START Material for the task

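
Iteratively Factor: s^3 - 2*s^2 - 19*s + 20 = (s - 1)*(s^2 - s - 20) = (s - 1)*(s + 4)*(s - 5)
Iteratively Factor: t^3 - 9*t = (t + 3)*(t^2 - 3*t) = t*(t + 3)*(t - 3)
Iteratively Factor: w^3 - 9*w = (w + 3)*(w^2 - 3*w) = (w - 3)*(w + 3)*(w)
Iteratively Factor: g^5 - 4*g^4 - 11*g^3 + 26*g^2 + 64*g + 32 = (g + 1)*(g^4 - 5*g^3 - 6*g^2 + 32*g + 32) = (g - 4)*(g + 1)*(g^3 - g^2 - 10*g - 8) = (g - 4)*(g + 1)*(g + 2)*(g^2 - 3*g - 4) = (g - 4)*(g + 1)^2*(g + 2)*(g - 4)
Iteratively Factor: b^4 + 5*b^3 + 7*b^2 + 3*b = (b)*(b^3 + 5*b^2 + 7*b + 3) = b*(b + 1)*(b^2 + 4*b + 3) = b*(b + 1)^2*(b + 3)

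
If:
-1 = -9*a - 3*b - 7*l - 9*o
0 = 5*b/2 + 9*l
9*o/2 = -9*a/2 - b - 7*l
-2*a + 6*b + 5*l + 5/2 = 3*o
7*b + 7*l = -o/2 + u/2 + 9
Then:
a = -1225/318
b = 18/53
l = -5/53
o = 3743/954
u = -10153/954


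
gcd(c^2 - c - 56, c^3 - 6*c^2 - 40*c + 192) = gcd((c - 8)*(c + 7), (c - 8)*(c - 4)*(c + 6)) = c - 8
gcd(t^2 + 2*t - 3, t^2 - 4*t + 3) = t - 1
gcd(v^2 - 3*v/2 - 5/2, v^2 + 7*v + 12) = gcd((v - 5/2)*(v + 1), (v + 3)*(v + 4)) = 1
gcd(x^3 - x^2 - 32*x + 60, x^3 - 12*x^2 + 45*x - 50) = x^2 - 7*x + 10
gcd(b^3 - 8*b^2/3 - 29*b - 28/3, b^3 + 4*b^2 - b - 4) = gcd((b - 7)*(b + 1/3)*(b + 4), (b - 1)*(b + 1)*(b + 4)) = b + 4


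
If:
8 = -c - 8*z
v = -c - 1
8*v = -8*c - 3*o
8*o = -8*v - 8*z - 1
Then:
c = 19/27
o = 8/3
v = -46/27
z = -235/216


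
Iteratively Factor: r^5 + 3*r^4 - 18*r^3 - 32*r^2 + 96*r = (r - 3)*(r^4 + 6*r^3 - 32*r) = (r - 3)*(r + 4)*(r^3 + 2*r^2 - 8*r) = (r - 3)*(r - 2)*(r + 4)*(r^2 + 4*r) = r*(r - 3)*(r - 2)*(r + 4)*(r + 4)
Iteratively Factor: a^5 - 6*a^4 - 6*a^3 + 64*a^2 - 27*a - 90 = (a + 1)*(a^4 - 7*a^3 + a^2 + 63*a - 90) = (a - 2)*(a + 1)*(a^3 - 5*a^2 - 9*a + 45) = (a - 3)*(a - 2)*(a + 1)*(a^2 - 2*a - 15) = (a - 3)*(a - 2)*(a + 1)*(a + 3)*(a - 5)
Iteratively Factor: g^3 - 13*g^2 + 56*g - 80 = (g - 4)*(g^2 - 9*g + 20) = (g - 5)*(g - 4)*(g - 4)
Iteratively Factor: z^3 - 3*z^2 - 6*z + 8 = (z + 2)*(z^2 - 5*z + 4) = (z - 4)*(z + 2)*(z - 1)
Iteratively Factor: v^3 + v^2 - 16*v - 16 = (v + 4)*(v^2 - 3*v - 4) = (v - 4)*(v + 4)*(v + 1)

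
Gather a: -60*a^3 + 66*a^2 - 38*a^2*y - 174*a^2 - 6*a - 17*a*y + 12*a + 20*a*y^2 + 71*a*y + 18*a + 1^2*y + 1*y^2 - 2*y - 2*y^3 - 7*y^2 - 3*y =-60*a^3 + a^2*(-38*y - 108) + a*(20*y^2 + 54*y + 24) - 2*y^3 - 6*y^2 - 4*y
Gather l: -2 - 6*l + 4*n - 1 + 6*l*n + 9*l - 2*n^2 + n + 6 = l*(6*n + 3) - 2*n^2 + 5*n + 3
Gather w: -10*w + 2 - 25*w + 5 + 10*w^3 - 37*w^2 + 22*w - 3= 10*w^3 - 37*w^2 - 13*w + 4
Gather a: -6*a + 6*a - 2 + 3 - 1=0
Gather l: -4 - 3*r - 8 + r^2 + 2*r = r^2 - r - 12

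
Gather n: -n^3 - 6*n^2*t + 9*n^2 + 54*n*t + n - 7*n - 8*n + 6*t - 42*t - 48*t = -n^3 + n^2*(9 - 6*t) + n*(54*t - 14) - 84*t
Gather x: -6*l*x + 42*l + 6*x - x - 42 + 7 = 42*l + x*(5 - 6*l) - 35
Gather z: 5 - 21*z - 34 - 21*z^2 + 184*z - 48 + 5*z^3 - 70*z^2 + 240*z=5*z^3 - 91*z^2 + 403*z - 77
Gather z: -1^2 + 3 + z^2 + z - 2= z^2 + z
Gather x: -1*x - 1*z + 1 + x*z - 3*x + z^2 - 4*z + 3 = x*(z - 4) + z^2 - 5*z + 4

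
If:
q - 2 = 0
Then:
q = 2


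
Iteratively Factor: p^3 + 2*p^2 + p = (p + 1)*(p^2 + p) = p*(p + 1)*(p + 1)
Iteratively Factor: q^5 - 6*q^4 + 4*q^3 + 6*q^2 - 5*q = (q)*(q^4 - 6*q^3 + 4*q^2 + 6*q - 5) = q*(q - 1)*(q^3 - 5*q^2 - q + 5) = q*(q - 1)^2*(q^2 - 4*q - 5) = q*(q - 1)^2*(q + 1)*(q - 5)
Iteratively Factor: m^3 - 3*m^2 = (m)*(m^2 - 3*m) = m*(m - 3)*(m)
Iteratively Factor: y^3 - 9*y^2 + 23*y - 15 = (y - 3)*(y^2 - 6*y + 5) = (y - 5)*(y - 3)*(y - 1)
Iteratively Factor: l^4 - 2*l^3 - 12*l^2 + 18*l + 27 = (l - 3)*(l^3 + l^2 - 9*l - 9) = (l - 3)*(l + 1)*(l^2 - 9) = (l - 3)*(l + 1)*(l + 3)*(l - 3)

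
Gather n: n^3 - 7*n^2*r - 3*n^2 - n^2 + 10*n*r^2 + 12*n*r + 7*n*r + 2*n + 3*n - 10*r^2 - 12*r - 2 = n^3 + n^2*(-7*r - 4) + n*(10*r^2 + 19*r + 5) - 10*r^2 - 12*r - 2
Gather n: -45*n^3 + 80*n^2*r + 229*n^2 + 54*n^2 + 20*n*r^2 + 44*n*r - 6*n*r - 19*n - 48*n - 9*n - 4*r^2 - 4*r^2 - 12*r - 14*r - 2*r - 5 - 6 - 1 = -45*n^3 + n^2*(80*r + 283) + n*(20*r^2 + 38*r - 76) - 8*r^2 - 28*r - 12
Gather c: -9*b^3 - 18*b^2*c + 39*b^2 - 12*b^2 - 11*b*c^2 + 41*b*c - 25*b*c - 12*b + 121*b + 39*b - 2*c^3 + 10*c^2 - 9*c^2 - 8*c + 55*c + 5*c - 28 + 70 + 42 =-9*b^3 + 27*b^2 + 148*b - 2*c^3 + c^2*(1 - 11*b) + c*(-18*b^2 + 16*b + 52) + 84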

END Material for the task

If a line comes after the one that contains "Iteratively Factor: r^5", leave it out; return every line of the entries up to that point exactly, starting with the first, with that line included.

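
Iteratively Factor: s^3 - 2*s^2 - 19*s + 20 = (s - 1)*(s^2 - s - 20) = (s - 1)*(s + 4)*(s - 5)
Iteratively Factor: t^3 - 9*t = (t + 3)*(t^2 - 3*t) = t*(t + 3)*(t - 3)
Iteratively Factor: w^3 - 9*w = (w + 3)*(w^2 - 3*w) = (w - 3)*(w + 3)*(w)
Iteratively Factor: g^5 - 4*g^4 - 11*g^3 + 26*g^2 + 64*g + 32 = (g + 1)*(g^4 - 5*g^3 - 6*g^2 + 32*g + 32) = (g - 4)*(g + 1)*(g^3 - g^2 - 10*g - 8) = (g - 4)*(g + 1)*(g + 2)*(g^2 - 3*g - 4) = (g - 4)*(g + 1)^2*(g + 2)*(g - 4)
Iteratively Factor: b^4 + 5*b^3 + 7*b^2 + 3*b = (b)*(b^3 + 5*b^2 + 7*b + 3) = b*(b + 1)*(b^2 + 4*b + 3) = b*(b + 1)^2*(b + 3)

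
If:
-1 = -9*a - 3*b - 7*l - 9*o
0 = 5*b/2 + 9*l
9*o/2 = -9*a/2 - b - 7*l
-2*a + 6*b + 5*l + 5/2 = 3*o
7*b + 7*l = -o/2 + u/2 + 9
Then:
a = -1225/318
b = 18/53
l = -5/53
o = 3743/954
u = -10153/954


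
gcd(c^2 - c - 56, c^3 - 6*c^2 - 40*c + 192) = gcd((c - 8)*(c + 7), (c - 8)*(c - 4)*(c + 6)) = c - 8
gcd(t^2 + 2*t - 3, t^2 - 4*t + 3) = t - 1
gcd(v^2 - 3*v/2 - 5/2, v^2 + 7*v + 12) = gcd((v - 5/2)*(v + 1), (v + 3)*(v + 4)) = 1
gcd(x^3 - x^2 - 32*x + 60, x^3 - 12*x^2 + 45*x - 50) = x^2 - 7*x + 10
gcd(b^3 - 8*b^2/3 - 29*b - 28/3, b^3 + 4*b^2 - b - 4) = gcd((b - 7)*(b + 1/3)*(b + 4), (b - 1)*(b + 1)*(b + 4)) = b + 4


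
If:
8 = -c - 8*z
v = -c - 1
8*v = -8*c - 3*o
8*o = -8*v - 8*z - 1
Then:
c = 19/27
o = 8/3
v = -46/27
z = -235/216


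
Iteratively Factor: r^5 + 3*r^4 - 18*r^3 - 32*r^2 + 96*r = (r - 3)*(r^4 + 6*r^3 - 32*r) = (r - 3)*(r + 4)*(r^3 + 2*r^2 - 8*r) = (r - 3)*(r - 2)*(r + 4)*(r^2 + 4*r) = r*(r - 3)*(r - 2)*(r + 4)*(r + 4)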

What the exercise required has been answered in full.